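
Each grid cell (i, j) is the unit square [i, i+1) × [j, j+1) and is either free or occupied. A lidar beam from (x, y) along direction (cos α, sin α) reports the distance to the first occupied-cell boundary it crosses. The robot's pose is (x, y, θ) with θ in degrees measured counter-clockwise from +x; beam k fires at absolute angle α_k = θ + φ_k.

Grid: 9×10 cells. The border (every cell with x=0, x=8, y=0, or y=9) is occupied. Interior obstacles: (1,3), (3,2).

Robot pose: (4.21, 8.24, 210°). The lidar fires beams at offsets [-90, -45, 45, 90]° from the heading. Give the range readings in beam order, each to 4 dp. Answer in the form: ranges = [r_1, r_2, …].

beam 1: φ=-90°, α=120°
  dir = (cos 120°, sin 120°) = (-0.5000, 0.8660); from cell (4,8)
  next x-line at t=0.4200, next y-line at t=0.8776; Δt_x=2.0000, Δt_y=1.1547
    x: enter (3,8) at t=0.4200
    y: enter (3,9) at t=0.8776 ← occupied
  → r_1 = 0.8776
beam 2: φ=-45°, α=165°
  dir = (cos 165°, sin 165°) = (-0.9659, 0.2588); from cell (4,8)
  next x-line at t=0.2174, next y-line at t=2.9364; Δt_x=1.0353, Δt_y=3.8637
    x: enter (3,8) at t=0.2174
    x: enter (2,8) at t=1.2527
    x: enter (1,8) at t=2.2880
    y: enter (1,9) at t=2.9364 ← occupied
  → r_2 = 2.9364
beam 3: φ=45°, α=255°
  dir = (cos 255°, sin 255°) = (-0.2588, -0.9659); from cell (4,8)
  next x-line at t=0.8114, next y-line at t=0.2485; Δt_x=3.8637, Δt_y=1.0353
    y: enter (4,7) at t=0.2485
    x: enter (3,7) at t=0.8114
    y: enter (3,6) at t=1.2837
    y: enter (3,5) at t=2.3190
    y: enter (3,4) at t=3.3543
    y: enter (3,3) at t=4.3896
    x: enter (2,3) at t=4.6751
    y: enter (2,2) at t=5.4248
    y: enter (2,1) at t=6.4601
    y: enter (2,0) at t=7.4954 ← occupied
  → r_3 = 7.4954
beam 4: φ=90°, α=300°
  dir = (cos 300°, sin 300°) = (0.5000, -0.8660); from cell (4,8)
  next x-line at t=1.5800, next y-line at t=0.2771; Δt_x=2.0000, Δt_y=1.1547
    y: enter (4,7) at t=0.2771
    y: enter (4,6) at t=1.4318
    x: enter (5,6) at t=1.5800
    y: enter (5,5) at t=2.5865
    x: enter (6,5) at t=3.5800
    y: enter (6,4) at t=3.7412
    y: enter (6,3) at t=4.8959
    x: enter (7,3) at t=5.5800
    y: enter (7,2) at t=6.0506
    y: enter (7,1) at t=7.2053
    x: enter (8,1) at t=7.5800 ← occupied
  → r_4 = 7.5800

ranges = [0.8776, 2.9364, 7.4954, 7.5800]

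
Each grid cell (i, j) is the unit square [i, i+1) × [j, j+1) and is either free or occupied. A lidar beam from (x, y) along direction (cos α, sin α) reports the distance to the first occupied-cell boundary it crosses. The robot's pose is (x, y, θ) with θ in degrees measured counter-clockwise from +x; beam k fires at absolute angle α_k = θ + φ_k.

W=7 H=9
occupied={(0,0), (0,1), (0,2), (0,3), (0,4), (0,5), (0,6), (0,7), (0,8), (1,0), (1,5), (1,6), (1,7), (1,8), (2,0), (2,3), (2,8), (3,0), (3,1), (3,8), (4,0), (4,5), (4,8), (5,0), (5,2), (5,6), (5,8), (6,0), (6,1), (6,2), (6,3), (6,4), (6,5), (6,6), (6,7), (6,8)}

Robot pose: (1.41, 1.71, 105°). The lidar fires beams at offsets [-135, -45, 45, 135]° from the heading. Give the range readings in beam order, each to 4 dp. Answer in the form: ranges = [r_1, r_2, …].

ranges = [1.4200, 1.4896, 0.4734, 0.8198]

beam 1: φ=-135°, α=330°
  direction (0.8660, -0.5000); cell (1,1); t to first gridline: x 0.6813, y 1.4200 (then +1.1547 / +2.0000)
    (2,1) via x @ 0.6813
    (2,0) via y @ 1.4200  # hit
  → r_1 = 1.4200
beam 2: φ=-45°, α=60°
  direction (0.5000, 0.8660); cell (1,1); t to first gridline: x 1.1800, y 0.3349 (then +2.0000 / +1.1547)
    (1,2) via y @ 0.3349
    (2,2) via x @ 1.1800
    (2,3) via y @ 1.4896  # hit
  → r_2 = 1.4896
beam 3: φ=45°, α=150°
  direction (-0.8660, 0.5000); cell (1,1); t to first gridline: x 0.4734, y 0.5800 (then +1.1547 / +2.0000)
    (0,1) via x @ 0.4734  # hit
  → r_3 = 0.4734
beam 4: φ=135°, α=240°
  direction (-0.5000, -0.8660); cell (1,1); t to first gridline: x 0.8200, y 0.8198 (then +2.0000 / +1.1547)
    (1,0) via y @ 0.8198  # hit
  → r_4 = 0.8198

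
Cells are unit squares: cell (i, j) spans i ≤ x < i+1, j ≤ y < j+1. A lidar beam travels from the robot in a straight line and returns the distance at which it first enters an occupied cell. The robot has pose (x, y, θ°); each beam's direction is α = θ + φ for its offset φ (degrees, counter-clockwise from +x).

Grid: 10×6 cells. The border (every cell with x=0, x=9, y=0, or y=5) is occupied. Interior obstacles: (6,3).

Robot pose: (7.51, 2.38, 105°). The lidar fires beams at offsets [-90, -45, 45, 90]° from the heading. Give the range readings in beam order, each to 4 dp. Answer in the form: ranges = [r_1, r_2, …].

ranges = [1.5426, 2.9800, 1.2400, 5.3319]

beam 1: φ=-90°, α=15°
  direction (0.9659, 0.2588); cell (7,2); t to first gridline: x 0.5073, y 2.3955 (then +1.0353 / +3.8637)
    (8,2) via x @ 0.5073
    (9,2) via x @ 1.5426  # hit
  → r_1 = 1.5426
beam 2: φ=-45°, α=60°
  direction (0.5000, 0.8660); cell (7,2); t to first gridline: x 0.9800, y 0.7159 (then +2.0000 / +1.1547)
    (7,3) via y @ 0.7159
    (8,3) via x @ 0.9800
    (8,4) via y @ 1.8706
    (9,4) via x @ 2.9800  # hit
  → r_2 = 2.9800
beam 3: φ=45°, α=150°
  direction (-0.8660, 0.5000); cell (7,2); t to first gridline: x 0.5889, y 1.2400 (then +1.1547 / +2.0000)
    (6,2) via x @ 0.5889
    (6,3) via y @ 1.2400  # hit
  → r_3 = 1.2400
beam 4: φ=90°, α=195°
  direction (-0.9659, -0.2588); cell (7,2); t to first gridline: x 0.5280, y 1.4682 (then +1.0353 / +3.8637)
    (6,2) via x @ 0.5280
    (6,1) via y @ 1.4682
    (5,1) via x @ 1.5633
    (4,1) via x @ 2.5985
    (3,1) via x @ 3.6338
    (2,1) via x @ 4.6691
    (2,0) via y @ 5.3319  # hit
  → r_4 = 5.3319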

● Instructions for the task
Exactly as written, restate every record in the listing.

● The completed task
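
Each grid cell (i, j) is the unit square [i, i+1) × [j, j+1) and is either free or occupied. A lidar beam from (x, y) along direction (cos α, sin α) reports the distance to the first occupied-cell boundary it crosses. The robot's pose is (x, y, θ) with θ in degrees measured counter-clockwise from +x; beam k fires at absolute angle α_k = θ + φ_k.

Grid: 9×10 cells. The border (every cell with x=0, x=8, y=0, or y=9) is occupied. Interior obstacles: (1,3), (3,2).

Robot pose: (4.21, 8.24, 210°). The lidar fires beams at offsets [-90, -45, 45, 90]° from the heading. Give the range readings in beam order, each to 4 dp. Answer in the form: ranges = [r_1, r_2, …].

beam 1: φ=-90°, α=120°
  dir = (cos 120°, sin 120°) = (-0.5000, 0.8660); from cell (4,8)
  next x-line at t=0.4200, next y-line at t=0.8776; Δt_x=2.0000, Δt_y=1.1547
    x: enter (3,8) at t=0.4200
    y: enter (3,9) at t=0.8776 ← occupied
  → r_1 = 0.8776
beam 2: φ=-45°, α=165°
  dir = (cos 165°, sin 165°) = (-0.9659, 0.2588); from cell (4,8)
  next x-line at t=0.2174, next y-line at t=2.9364; Δt_x=1.0353, Δt_y=3.8637
    x: enter (3,8) at t=0.2174
    x: enter (2,8) at t=1.2527
    x: enter (1,8) at t=2.2880
    y: enter (1,9) at t=2.9364 ← occupied
  → r_2 = 2.9364
beam 3: φ=45°, α=255°
  dir = (cos 255°, sin 255°) = (-0.2588, -0.9659); from cell (4,8)
  next x-line at t=0.8114, next y-line at t=0.2485; Δt_x=3.8637, Δt_y=1.0353
    y: enter (4,7) at t=0.2485
    x: enter (3,7) at t=0.8114
    y: enter (3,6) at t=1.2837
    y: enter (3,5) at t=2.3190
    y: enter (3,4) at t=3.3543
    y: enter (3,3) at t=4.3896
    x: enter (2,3) at t=4.6751
    y: enter (2,2) at t=5.4248
    y: enter (2,1) at t=6.4601
    y: enter (2,0) at t=7.4954 ← occupied
  → r_3 = 7.4954
beam 4: φ=90°, α=300°
  dir = (cos 300°, sin 300°) = (0.5000, -0.8660); from cell (4,8)
  next x-line at t=1.5800, next y-line at t=0.2771; Δt_x=2.0000, Δt_y=1.1547
    y: enter (4,7) at t=0.2771
    y: enter (4,6) at t=1.4318
    x: enter (5,6) at t=1.5800
    y: enter (5,5) at t=2.5865
    x: enter (6,5) at t=3.5800
    y: enter (6,4) at t=3.7412
    y: enter (6,3) at t=4.8959
    x: enter (7,3) at t=5.5800
    y: enter (7,2) at t=6.0506
    y: enter (7,1) at t=7.2053
    x: enter (8,1) at t=7.5800 ← occupied
  → r_4 = 7.5800

ranges = [0.8776, 2.9364, 7.4954, 7.5800]

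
Each grid cell (i, j) is the unit square [i, i+1) × [j, j+1) and is either free or occupied. A lidar beam from (x, y) along direction (cos α, sin α) reports the distance to the first occupied-cell boundary it crosses. The robot's pose is (x, y, θ) with θ in degrees measured counter-clockwise from +x; beam k fires at absolute angle α_k = θ + φ_k.

W=7 H=9
occupied={(0,0), (0,1), (0,2), (0,3), (0,4), (0,5), (0,6), (0,7), (0,8), (1,0), (1,5), (1,6), (1,7), (1,8), (2,0), (2,3), (2,8), (3,0), (3,1), (3,8), (4,0), (4,5), (4,8), (5,0), (5,2), (5,6), (5,8), (6,0), (6,1), (6,2), (6,3), (6,4), (6,5), (6,6), (6,7), (6,8)}

Robot pose: (1.41, 1.71, 105°). The lidar fires beams at offsets [-135, -45, 45, 135]° from the heading. Give the range readings in beam order, each to 4 dp. Answer in the form: ranges = [r_1, r_2, …].

ranges = [1.4200, 1.4896, 0.4734, 0.8198]

beam 1: φ=-135°, α=330°
  direction (0.8660, -0.5000); cell (1,1); t to first gridline: x 0.6813, y 1.4200 (then +1.1547 / +2.0000)
    (2,1) via x @ 0.6813
    (2,0) via y @ 1.4200  # hit
  → r_1 = 1.4200
beam 2: φ=-45°, α=60°
  direction (0.5000, 0.8660); cell (1,1); t to first gridline: x 1.1800, y 0.3349 (then +2.0000 / +1.1547)
    (1,2) via y @ 0.3349
    (2,2) via x @ 1.1800
    (2,3) via y @ 1.4896  # hit
  → r_2 = 1.4896
beam 3: φ=45°, α=150°
  direction (-0.8660, 0.5000); cell (1,1); t to first gridline: x 0.4734, y 0.5800 (then +1.1547 / +2.0000)
    (0,1) via x @ 0.4734  # hit
  → r_3 = 0.4734
beam 4: φ=135°, α=240°
  direction (-0.5000, -0.8660); cell (1,1); t to first gridline: x 0.8200, y 0.8198 (then +2.0000 / +1.1547)
    (1,0) via y @ 0.8198  # hit
  → r_4 = 0.8198

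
Cells are unit squares: cell (i, j) spans i ≤ x < i+1, j ≤ y < j+1. A lidar beam travels from the robot in a straight line and returns the distance at which it first enters an occupied cell. The robot has pose (x, y, θ°); each beam's direction is α = θ + φ for its offset φ (degrees, counter-clockwise from +x).

Grid: 10×6 cells. The border (every cell with x=0, x=9, y=0, or y=5) is occupied. Interior obstacles: (6,3).

Robot pose: (7.51, 2.38, 105°). The lidar fires beams at offsets [-90, -45, 45, 90]° from the heading. Give the range readings in beam order, each to 4 dp. Answer in the form: ranges = [r_1, r_2, …].

ranges = [1.5426, 2.9800, 1.2400, 5.3319]

beam 1: φ=-90°, α=15°
  direction (0.9659, 0.2588); cell (7,2); t to first gridline: x 0.5073, y 2.3955 (then +1.0353 / +3.8637)
    (8,2) via x @ 0.5073
    (9,2) via x @ 1.5426  # hit
  → r_1 = 1.5426
beam 2: φ=-45°, α=60°
  direction (0.5000, 0.8660); cell (7,2); t to first gridline: x 0.9800, y 0.7159 (then +2.0000 / +1.1547)
    (7,3) via y @ 0.7159
    (8,3) via x @ 0.9800
    (8,4) via y @ 1.8706
    (9,4) via x @ 2.9800  # hit
  → r_2 = 2.9800
beam 3: φ=45°, α=150°
  direction (-0.8660, 0.5000); cell (7,2); t to first gridline: x 0.5889, y 1.2400 (then +1.1547 / +2.0000)
    (6,2) via x @ 0.5889
    (6,3) via y @ 1.2400  # hit
  → r_3 = 1.2400
beam 4: φ=90°, α=195°
  direction (-0.9659, -0.2588); cell (7,2); t to first gridline: x 0.5280, y 1.4682 (then +1.0353 / +3.8637)
    (6,2) via x @ 0.5280
    (6,1) via y @ 1.4682
    (5,1) via x @ 1.5633
    (4,1) via x @ 2.5985
    (3,1) via x @ 3.6338
    (2,1) via x @ 4.6691
    (2,0) via y @ 5.3319  # hit
  → r_4 = 5.3319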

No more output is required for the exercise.